Saved data entries
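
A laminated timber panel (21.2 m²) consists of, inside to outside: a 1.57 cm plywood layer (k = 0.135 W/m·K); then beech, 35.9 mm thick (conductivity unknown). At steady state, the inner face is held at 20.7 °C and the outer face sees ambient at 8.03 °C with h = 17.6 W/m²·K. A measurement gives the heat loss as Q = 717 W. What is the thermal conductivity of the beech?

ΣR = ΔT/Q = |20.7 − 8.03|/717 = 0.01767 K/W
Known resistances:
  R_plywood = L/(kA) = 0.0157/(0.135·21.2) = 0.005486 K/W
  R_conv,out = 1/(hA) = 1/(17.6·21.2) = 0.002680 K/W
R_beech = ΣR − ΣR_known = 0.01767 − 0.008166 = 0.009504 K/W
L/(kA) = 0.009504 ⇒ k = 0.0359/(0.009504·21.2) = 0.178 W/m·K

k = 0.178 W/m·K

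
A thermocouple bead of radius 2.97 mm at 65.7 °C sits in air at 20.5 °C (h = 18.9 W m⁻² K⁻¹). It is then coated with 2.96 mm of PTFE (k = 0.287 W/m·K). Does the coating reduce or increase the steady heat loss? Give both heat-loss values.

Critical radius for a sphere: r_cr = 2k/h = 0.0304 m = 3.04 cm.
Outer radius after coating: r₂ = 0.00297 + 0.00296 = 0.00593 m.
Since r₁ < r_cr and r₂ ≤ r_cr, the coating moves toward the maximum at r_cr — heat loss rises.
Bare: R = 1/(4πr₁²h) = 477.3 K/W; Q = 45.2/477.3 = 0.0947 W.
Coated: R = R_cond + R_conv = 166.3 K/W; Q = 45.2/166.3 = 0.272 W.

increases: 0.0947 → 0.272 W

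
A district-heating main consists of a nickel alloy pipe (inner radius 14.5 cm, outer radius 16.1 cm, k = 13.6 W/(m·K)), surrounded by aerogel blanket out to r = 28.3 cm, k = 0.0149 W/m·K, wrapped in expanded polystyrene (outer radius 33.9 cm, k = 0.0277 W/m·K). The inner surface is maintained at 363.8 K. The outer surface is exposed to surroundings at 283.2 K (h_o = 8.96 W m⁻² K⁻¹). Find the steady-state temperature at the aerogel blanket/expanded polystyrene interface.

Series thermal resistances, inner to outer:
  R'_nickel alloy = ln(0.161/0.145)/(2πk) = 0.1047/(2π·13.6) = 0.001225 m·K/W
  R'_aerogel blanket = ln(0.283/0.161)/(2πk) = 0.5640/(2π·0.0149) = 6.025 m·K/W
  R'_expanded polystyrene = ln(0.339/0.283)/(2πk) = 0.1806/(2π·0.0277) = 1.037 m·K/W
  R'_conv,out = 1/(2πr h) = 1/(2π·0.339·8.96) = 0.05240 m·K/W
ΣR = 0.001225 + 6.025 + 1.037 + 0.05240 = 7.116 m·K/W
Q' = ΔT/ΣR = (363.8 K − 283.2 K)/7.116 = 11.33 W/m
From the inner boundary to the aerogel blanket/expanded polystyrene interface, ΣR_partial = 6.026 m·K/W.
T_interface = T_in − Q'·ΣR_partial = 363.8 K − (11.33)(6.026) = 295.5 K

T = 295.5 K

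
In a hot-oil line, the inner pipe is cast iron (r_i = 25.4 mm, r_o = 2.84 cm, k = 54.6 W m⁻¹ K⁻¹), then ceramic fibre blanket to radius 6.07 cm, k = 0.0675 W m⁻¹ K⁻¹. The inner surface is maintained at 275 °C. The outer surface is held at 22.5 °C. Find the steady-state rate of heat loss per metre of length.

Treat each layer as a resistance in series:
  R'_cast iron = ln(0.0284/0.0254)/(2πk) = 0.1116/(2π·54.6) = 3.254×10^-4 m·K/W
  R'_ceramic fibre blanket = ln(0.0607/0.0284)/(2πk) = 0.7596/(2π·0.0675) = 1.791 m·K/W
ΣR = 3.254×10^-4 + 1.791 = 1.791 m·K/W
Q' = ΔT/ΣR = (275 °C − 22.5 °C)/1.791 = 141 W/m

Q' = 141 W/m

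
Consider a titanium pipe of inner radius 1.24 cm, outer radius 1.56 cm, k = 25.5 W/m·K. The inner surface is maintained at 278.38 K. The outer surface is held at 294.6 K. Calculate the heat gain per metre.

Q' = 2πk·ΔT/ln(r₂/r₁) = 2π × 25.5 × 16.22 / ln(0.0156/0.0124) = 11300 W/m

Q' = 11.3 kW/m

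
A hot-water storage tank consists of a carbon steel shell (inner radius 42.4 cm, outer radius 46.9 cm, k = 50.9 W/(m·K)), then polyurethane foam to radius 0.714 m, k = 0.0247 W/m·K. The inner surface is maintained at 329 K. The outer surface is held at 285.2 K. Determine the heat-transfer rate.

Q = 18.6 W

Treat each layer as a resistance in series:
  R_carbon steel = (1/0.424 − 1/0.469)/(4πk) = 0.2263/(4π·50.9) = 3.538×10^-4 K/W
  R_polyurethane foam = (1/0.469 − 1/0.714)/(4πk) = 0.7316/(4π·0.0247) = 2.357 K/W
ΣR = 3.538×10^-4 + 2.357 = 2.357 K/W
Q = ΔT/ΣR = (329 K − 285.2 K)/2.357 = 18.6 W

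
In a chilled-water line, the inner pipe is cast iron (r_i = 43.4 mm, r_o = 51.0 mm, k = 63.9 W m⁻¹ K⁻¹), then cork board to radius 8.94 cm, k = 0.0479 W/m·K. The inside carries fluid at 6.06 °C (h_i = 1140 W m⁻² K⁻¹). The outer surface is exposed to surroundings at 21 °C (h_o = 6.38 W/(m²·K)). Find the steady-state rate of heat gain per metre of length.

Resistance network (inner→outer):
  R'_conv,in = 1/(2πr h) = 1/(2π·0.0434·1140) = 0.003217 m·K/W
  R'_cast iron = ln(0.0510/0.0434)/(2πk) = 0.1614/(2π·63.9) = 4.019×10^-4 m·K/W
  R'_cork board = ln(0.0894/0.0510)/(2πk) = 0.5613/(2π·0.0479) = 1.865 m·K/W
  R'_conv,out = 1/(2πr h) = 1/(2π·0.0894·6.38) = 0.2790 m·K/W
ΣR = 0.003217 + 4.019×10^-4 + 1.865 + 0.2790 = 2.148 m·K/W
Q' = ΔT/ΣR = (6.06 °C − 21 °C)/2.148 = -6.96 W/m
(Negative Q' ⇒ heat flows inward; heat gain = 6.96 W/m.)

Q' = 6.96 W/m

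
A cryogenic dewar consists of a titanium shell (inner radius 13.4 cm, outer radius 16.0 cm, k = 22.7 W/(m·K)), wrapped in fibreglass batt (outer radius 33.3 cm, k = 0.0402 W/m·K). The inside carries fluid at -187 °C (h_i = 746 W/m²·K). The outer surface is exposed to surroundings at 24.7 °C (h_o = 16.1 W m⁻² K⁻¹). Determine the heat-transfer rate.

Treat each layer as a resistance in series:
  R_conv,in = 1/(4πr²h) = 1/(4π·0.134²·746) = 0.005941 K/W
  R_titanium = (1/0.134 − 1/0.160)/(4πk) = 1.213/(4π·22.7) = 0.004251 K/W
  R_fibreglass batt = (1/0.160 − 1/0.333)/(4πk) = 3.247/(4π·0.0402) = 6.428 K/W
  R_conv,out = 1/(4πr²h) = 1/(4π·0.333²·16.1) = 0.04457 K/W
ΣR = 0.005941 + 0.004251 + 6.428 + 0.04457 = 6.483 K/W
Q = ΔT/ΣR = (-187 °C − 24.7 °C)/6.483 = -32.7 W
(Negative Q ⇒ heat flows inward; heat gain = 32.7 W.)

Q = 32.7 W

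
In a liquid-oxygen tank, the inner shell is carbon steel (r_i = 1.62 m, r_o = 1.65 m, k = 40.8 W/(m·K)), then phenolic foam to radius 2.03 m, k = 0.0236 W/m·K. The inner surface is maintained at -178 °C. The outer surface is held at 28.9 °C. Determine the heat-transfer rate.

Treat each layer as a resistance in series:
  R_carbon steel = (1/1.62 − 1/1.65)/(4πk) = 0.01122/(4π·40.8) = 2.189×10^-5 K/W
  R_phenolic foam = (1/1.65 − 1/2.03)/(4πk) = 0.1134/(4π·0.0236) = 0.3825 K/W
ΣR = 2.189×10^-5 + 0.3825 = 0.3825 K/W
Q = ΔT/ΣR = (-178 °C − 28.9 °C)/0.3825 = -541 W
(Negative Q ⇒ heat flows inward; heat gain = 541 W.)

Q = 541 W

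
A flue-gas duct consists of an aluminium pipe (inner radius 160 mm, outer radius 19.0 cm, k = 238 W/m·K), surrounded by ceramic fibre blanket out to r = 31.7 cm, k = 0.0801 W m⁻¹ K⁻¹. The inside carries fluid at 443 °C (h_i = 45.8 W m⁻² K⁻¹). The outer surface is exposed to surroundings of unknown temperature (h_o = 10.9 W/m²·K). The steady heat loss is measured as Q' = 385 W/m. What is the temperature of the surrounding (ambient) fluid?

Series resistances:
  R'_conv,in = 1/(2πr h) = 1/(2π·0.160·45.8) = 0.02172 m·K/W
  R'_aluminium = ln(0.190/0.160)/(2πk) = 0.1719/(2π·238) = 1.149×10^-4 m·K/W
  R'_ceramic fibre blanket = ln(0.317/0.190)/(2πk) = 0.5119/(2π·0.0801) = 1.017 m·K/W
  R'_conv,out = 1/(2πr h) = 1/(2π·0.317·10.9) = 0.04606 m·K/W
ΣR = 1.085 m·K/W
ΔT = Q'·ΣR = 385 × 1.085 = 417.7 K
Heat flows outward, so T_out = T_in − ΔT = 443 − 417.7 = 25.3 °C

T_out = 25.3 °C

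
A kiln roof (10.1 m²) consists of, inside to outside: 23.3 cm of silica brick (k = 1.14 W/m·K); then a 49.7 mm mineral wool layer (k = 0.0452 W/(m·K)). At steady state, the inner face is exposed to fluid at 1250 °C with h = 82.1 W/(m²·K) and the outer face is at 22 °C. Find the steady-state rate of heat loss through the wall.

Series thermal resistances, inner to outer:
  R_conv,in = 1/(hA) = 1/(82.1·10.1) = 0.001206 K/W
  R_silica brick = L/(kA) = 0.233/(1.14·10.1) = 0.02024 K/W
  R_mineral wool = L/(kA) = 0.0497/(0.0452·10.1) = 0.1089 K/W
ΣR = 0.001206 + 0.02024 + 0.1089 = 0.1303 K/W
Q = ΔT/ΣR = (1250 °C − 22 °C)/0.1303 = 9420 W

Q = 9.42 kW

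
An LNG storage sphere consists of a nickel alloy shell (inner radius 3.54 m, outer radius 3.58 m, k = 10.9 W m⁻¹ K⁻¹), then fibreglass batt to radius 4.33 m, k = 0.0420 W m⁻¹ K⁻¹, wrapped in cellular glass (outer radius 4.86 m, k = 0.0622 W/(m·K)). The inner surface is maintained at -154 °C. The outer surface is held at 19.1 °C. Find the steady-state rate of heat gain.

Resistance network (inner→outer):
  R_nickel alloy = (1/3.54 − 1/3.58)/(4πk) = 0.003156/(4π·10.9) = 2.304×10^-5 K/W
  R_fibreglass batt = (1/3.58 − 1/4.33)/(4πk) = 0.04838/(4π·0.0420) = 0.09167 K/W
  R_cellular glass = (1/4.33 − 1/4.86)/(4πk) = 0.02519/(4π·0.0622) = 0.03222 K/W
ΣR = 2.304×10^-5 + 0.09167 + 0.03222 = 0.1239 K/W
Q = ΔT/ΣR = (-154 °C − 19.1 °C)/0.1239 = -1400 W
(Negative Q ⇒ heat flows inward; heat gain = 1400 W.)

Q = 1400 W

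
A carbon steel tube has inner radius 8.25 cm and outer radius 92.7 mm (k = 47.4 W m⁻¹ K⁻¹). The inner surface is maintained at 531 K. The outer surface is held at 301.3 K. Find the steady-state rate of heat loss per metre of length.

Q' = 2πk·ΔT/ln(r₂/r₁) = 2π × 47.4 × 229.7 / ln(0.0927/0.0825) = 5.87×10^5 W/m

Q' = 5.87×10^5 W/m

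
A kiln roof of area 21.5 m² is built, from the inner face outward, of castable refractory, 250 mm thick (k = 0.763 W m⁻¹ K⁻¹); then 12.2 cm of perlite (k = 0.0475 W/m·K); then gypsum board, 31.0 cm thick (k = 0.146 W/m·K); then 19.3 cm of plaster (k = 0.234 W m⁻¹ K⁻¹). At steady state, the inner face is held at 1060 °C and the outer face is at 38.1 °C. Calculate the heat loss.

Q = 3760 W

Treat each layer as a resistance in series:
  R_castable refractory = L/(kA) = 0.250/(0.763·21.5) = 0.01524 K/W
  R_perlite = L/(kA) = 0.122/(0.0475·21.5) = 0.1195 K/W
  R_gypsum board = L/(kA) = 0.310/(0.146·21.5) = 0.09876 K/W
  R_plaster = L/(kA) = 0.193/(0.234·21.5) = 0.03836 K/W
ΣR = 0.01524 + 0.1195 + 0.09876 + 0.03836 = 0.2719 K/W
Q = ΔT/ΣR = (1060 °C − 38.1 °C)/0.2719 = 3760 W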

**What needs to be done**
Please reproduce, word for word, every line from the line with "A carbon steel tube" to the final line above, including both ends.

**Finished exercise**
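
A carbon steel tube has inner radius 8.25 cm and outer radius 92.7 mm (k = 47.4 W m⁻¹ K⁻¹). The inner surface is maintained at 531 K. The outer surface is held at 301.3 K. Find the steady-state rate of heat loss per metre of length.

Q' = 2πk·ΔT/ln(r₂/r₁) = 2π × 47.4 × 229.7 / ln(0.0927/0.0825) = 5.87×10^5 W/m

Q' = 5.87×10^5 W/m

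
A kiln roof of area 21.5 m² is built, from the inner face outward, of castable refractory, 250 mm thick (k = 0.763 W m⁻¹ K⁻¹); then 12.2 cm of perlite (k = 0.0475 W/m·K); then gypsum board, 31.0 cm thick (k = 0.146 W/m·K); then 19.3 cm of plaster (k = 0.234 W m⁻¹ K⁻¹). At steady state, the inner face is held at 1060 °C and the outer face is at 38.1 °C. Calculate the heat loss.

Q = 3760 W

Treat each layer as a resistance in series:
  R_castable refractory = L/(kA) = 0.250/(0.763·21.5) = 0.01524 K/W
  R_perlite = L/(kA) = 0.122/(0.0475·21.5) = 0.1195 K/W
  R_gypsum board = L/(kA) = 0.310/(0.146·21.5) = 0.09876 K/W
  R_plaster = L/(kA) = 0.193/(0.234·21.5) = 0.03836 K/W
ΣR = 0.01524 + 0.1195 + 0.09876 + 0.03836 = 0.2719 K/W
Q = ΔT/ΣR = (1060 °C − 38.1 °C)/0.2719 = 3760 W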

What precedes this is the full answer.